[[ Source data open ]]
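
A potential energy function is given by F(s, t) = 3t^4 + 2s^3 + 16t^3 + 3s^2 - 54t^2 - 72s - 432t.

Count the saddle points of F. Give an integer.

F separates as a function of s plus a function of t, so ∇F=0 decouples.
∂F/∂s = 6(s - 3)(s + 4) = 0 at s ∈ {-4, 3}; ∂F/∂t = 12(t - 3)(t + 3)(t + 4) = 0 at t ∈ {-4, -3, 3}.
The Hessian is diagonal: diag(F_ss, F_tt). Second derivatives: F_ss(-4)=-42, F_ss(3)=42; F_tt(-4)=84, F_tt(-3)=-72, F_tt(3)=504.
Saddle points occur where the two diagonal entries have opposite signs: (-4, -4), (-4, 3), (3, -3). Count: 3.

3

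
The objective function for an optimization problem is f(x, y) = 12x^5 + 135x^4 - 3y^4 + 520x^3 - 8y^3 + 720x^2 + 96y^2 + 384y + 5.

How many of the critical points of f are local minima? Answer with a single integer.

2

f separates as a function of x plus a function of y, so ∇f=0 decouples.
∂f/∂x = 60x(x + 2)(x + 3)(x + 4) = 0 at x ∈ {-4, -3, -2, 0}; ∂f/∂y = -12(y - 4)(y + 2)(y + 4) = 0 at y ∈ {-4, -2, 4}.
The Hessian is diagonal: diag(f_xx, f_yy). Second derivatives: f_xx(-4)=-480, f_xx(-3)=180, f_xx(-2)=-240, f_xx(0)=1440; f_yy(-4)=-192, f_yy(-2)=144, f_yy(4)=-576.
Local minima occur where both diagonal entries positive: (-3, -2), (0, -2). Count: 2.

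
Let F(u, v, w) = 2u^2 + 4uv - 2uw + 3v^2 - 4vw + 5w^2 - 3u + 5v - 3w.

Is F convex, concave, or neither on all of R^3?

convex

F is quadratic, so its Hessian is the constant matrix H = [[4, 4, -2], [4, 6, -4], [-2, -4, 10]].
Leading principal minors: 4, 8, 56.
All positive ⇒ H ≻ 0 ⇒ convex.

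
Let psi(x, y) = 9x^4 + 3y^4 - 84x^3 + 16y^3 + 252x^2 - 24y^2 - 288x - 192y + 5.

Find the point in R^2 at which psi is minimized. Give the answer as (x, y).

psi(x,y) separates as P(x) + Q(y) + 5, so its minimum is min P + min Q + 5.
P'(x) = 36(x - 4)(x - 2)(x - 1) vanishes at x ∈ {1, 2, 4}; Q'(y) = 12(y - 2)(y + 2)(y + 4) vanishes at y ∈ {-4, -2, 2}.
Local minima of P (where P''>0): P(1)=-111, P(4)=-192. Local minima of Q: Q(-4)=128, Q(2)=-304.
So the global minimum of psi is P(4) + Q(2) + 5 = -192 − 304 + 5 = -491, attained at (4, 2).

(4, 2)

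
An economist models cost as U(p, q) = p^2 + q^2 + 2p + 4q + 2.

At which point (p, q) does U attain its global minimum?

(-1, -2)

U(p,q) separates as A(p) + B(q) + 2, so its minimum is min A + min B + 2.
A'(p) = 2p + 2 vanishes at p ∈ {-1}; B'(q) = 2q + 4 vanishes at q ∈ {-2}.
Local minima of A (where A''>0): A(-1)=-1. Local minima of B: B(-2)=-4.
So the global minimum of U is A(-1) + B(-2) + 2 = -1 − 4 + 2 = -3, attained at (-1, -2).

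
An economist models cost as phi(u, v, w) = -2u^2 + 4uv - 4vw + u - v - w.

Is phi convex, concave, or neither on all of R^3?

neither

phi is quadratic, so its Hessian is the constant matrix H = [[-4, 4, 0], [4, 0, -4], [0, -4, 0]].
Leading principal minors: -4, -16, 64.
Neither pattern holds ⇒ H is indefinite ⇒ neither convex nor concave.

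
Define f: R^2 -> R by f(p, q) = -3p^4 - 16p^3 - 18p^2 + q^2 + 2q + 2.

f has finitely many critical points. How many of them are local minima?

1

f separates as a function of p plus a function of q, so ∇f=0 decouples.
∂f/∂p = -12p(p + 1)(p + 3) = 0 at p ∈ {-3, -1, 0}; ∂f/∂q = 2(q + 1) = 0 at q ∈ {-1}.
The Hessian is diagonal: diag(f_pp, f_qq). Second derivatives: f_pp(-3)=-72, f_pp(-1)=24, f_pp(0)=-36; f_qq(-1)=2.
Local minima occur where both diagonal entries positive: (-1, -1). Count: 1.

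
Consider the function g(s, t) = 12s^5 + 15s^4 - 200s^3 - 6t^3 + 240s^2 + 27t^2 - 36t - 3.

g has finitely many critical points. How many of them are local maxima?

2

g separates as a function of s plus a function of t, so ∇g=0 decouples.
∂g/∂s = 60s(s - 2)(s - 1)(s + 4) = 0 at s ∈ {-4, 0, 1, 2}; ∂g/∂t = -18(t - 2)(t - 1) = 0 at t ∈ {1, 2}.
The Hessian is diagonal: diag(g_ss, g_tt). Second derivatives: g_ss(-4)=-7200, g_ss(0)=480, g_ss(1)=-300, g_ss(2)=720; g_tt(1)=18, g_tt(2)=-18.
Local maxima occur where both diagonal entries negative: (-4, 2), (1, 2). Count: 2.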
[[ Source data closed ]]
[[ Source data open ]]
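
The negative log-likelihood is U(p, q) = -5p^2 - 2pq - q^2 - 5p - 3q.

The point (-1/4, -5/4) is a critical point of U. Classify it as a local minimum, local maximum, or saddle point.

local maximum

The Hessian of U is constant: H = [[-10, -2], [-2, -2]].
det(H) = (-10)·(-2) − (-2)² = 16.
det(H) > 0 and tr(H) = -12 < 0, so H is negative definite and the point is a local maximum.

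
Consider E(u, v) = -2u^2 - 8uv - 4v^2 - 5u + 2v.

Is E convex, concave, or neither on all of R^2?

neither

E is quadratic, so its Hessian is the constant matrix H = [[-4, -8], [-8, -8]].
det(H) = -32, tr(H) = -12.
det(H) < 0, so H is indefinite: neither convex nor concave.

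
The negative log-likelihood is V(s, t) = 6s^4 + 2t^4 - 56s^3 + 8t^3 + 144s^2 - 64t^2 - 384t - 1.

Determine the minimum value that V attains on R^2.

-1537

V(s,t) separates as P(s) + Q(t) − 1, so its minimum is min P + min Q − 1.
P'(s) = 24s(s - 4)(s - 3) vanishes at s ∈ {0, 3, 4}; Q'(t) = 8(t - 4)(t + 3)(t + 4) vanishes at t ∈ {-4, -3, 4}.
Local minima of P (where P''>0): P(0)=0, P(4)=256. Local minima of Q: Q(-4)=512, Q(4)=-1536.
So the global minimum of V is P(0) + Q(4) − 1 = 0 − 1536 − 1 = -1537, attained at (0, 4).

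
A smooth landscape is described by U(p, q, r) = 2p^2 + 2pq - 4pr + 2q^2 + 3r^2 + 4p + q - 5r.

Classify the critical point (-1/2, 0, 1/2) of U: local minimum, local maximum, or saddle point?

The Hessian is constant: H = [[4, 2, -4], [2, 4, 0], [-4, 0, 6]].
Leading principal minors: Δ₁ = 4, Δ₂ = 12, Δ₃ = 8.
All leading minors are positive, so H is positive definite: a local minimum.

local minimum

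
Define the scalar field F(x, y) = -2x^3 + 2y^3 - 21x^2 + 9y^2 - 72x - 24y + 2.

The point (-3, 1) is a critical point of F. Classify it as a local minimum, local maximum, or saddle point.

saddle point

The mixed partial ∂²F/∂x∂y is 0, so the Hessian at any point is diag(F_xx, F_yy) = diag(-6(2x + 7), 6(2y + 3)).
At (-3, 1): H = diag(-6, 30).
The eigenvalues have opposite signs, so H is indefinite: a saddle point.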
[[ Source data closed ]]
Assigned task: Could you transcribe the entries above word for word, from the line with "Let psi(x, y)" down to the line with "An economist models cost as phi(u, v, w)", keeping both?

Answer area:
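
Let psi(x, y) = 9x^4 + 3y^4 - 84x^3 + 16y^3 + 252x^2 - 24y^2 - 288x - 192y + 5.

Find the point in R^2 at which psi is minimized. Give the answer as (x, y).

psi(x,y) separates as P(x) + Q(y) + 5, so its minimum is min P + min Q + 5.
P'(x) = 36(x - 4)(x - 2)(x - 1) vanishes at x ∈ {1, 2, 4}; Q'(y) = 12(y - 2)(y + 2)(y + 4) vanishes at y ∈ {-4, -2, 2}.
Local minima of P (where P''>0): P(1)=-111, P(4)=-192. Local minima of Q: Q(-4)=128, Q(2)=-304.
So the global minimum of psi is P(4) + Q(2) + 5 = -192 − 304 + 5 = -491, attained at (4, 2).

(4, 2)

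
An economist models cost as U(p, q) = p^2 + q^2 + 2p + 4q + 2.

At which point (p, q) does U attain its global minimum?

(-1, -2)

U(p,q) separates as A(p) + B(q) + 2, so its minimum is min A + min B + 2.
A'(p) = 2p + 2 vanishes at p ∈ {-1}; B'(q) = 2q + 4 vanishes at q ∈ {-2}.
Local minima of A (where A''>0): A(-1)=-1. Local minima of B: B(-2)=-4.
So the global minimum of U is A(-1) + B(-2) + 2 = -1 − 4 + 2 = -3, attained at (-1, -2).

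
An economist models cost as phi(u, v, w) = -2u^2 + 4uv - 4vw + u - v - w.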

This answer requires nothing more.